▶ Exercise objective
Present the count of lines in the entries below that hold "algorithm", and present nothing else.

▶ Source data

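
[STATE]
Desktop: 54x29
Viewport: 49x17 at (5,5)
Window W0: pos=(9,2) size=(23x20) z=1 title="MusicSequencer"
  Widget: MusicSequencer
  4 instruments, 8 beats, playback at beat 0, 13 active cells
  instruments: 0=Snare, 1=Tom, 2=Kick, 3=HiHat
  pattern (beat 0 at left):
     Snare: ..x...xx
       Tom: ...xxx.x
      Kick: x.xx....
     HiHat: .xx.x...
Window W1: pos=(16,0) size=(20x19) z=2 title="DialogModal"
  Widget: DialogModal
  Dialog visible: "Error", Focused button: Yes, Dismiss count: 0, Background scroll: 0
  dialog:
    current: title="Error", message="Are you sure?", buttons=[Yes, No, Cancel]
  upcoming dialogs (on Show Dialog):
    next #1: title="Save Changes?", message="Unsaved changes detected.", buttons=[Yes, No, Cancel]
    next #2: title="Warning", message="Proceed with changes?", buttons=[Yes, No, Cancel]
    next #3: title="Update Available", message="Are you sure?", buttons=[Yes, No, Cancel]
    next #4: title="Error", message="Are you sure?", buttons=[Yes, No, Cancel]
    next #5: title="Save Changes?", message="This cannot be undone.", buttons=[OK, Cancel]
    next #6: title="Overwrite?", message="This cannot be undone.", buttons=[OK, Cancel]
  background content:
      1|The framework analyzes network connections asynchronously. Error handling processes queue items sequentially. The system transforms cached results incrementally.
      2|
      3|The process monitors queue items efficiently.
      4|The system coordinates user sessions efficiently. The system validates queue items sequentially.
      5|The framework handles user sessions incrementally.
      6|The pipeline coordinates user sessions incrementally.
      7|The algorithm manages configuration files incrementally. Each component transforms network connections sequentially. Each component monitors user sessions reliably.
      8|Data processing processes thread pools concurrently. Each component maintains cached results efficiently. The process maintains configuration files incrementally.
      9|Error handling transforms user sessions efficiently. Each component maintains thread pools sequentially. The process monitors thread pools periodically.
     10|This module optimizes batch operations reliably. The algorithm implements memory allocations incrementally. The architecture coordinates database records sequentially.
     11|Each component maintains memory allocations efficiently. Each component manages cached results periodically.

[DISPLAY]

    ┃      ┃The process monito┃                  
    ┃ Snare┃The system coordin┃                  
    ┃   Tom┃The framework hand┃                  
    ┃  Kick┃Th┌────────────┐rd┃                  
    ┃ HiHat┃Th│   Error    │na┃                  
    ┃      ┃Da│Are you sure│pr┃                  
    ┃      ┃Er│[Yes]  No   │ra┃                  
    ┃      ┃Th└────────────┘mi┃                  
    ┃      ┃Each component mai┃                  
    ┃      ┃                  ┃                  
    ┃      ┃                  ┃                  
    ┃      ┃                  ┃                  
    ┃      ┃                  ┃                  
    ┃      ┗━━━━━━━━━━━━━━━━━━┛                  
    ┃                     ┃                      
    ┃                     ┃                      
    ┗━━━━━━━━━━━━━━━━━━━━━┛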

==

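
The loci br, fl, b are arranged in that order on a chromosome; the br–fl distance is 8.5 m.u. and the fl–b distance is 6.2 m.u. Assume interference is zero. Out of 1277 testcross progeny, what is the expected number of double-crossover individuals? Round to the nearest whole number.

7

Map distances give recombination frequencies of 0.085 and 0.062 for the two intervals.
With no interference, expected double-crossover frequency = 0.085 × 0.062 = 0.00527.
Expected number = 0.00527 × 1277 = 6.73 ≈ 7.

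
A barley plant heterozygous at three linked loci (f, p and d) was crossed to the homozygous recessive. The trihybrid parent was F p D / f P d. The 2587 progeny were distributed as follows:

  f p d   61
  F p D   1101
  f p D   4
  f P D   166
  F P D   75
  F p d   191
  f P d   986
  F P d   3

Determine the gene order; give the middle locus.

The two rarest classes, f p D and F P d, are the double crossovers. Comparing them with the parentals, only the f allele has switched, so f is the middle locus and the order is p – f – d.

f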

▶ Output of the exercise
2